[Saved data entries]
________________

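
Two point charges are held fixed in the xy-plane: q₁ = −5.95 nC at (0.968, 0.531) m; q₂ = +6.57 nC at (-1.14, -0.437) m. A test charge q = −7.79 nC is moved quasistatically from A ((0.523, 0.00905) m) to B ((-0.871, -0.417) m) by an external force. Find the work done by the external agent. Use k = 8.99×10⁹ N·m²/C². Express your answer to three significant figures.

For quasistatic motion the external work equals the change in potential energy: W_ext = qΔV = q(V_B − V_A).
At A: distances to the source charges are 0.686 m, 1.72 m; V_A = Σ kqᵢ/rᵢ = -43.7 V.
At B: distances to the source charges are 2.07 m, 0.270 m; V_B = Σ kqᵢ/rᵢ = 193 V.
ΔV = V_B − V_A = 237 V.
W_ext = qΔV = (-7.79×10⁻⁹ C)(237 V) = -1.84×10⁻⁶ J.

-1.84×10⁻⁶ J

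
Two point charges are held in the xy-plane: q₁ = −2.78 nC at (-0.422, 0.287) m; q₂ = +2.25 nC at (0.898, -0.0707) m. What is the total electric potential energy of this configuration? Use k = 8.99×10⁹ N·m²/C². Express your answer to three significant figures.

The work to assemble the configuration equals its total potential energy, U = Σ kqᵢqⱼ/rᵢⱼ over all pairs.
Pair separations: r₁₂ = 1.37 m.
U = (-4.11×10⁻⁸) = -4.11×10⁻⁸ J.

-4.11×10⁻⁸ J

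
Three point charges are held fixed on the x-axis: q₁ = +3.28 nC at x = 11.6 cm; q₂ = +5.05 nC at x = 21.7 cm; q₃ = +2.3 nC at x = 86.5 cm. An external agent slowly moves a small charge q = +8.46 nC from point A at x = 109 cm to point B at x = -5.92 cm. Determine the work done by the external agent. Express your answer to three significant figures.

1.53×10⁻⁶ J

For quasistatic motion the external work equals the change in potential energy: W_ext = qΔV = q(V_B − V_A).
At A: distances to the source charges are 0.974 m, 0.873 m, 0.225 m; V_A = Σ kqᵢ/rᵢ = 174 V.
At B: distances to the source charges are 0.175 m, 0.276 m, 0.924 m; V_B = Σ kqᵢ/rᵢ = 355 V.
ΔV = V_B − V_A = 181 V.
W_ext = qΔV = (8.46×10⁻⁹ C)(181 V) = 1.53×10⁻⁶ J.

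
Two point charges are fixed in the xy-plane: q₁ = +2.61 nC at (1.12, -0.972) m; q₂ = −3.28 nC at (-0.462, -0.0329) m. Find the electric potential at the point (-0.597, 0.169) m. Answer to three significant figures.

-110 V

Electric potential is a scalar, so the contributions from each charge add algebraically: V = Σ kqᵢ/rᵢ.
Distances from the field point to each charge: r₁ = 2.06 m, r₂ = 0.243 m.
V = k[(2.61×10⁻⁹)/(2.06) + (-3.28×10⁻⁹)/(0.243)] = -110 V.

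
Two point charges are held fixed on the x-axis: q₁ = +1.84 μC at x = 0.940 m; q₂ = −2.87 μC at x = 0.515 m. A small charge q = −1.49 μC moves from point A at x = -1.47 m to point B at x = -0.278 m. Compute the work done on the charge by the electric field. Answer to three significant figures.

-0.0191 J

The work done by the electric force is W_field = −ΔU = −q(V_B − V_A) = q(V_A − V_B).
At A: distances to the source charges are 2.41 m, 1.98 m; V_A = Σ kqᵢ/rᵢ = -6130 V.
At B: distances to the source charges are 1.22 m, 0.793 m; V_B = Σ kqᵢ/rᵢ = -1.90×10⁴ V.
ΔV = V_B − V_A = -1.28×10⁴ V.
W_field = −qΔV = −(-1.49×10⁻⁶ C)(-1.28×10⁴ V) = -0.0191 J.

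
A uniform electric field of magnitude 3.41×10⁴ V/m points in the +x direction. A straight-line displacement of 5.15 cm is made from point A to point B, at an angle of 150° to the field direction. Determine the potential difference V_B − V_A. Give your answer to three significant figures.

Only the component of displacement along E changes the potential: ΔV = −E·d·cosθ.
ΔV = −(3.41×10⁴ V/m)(0.0515 m)cos150° = 1520 V.

1520 V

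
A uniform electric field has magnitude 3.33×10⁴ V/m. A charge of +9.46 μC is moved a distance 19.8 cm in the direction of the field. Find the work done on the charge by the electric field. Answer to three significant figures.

0.0624 J

The potential change for a displacement 19.8 cm in the direction of the field is ΔV = −Ed = -6590 V.
W_field = −qΔV = 0.0624 J.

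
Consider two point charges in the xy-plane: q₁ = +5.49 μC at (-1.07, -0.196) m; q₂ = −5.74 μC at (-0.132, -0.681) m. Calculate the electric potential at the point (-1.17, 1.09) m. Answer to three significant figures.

Electric potential is a scalar, so the contributions from each charge add algebraically: V = Σ kqᵢ/rᵢ.
Distances from the field point to each charge: r₁ = 1.29 m, r₂ = 2.05 m.
V = k[(5.49×10⁻⁶)/(1.29) + (-5.74×10⁻⁶)/(2.05)] = 1.31×10⁴ V.

1.31×10⁴ V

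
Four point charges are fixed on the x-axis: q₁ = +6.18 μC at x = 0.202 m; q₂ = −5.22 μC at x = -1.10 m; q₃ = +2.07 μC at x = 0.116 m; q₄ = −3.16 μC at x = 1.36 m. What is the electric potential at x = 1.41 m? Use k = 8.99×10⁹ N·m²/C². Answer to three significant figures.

The total potential is the scalar sum of each charge's contribution, V = Σ kqᵢ/rᵢ.
Distances from the field point to each charge: r₁ = 1.21 m, r₂ = 2.51 m, r₃ = 1.29 m, r₄ = 0.0500 m.
V = k[(6.18×10⁻⁶)/(1.21) + (-5.22×10⁻⁶)/(2.51) + (2.07×10⁻⁶)/(1.29) + (-3.16×10⁻⁶)/(0.0500)] = -5.26×10⁵ V.

-5.26×10⁵ V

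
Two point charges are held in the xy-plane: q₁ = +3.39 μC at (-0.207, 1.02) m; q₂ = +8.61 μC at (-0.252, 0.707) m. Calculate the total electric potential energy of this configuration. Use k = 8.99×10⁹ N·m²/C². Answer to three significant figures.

0.830 J

The assembly work is the sum of pairwise potential energies, U = Σ_{i<j} kqᵢqⱼ/rᵢⱼ.
Pair separations: r₁₂ = 0.316 m.
U = (0.830) = 0.830 J.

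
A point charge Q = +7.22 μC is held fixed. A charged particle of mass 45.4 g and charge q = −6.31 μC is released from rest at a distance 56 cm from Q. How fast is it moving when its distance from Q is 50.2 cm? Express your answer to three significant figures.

Only the electrostatic force acts, so mechanical energy is conserved: ½mv² = U₁ − U₂ = kQq(1/r₁ − 1/r₂).
U₁ − U₂ = (8.99×10⁹ N·m²/C²)(7.22×10⁻⁶ C)(-6.31×10⁻⁶ C)(1/0.560 − 1/0.502) = 0.0845 J.
v = √(2·0.0845/0.0454) = 1.93 m/s.

1.93 m/s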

________________

• _Work item_: Please repeat the lines above exactly, beginning with the line that contains "A point charge" and ending with the final one.

• _Answer to this task_:
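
A point charge Q = +7.22 μC is held fixed. A charged particle of mass 45.4 g and charge q = −6.31 μC is released from rest at a distance 56 cm from Q. How fast is it moving when its distance from Q is 50.2 cm? Express your answer to three significant figures.

Only the electrostatic force acts, so mechanical energy is conserved: ½mv² = U₁ − U₂ = kQq(1/r₁ − 1/r₂).
U₁ − U₂ = (8.99×10⁹ N·m²/C²)(7.22×10⁻⁶ C)(-6.31×10⁻⁶ C)(1/0.560 − 1/0.502) = 0.0845 J.
v = √(2·0.0845/0.0454) = 1.93 m/s.

1.93 m/s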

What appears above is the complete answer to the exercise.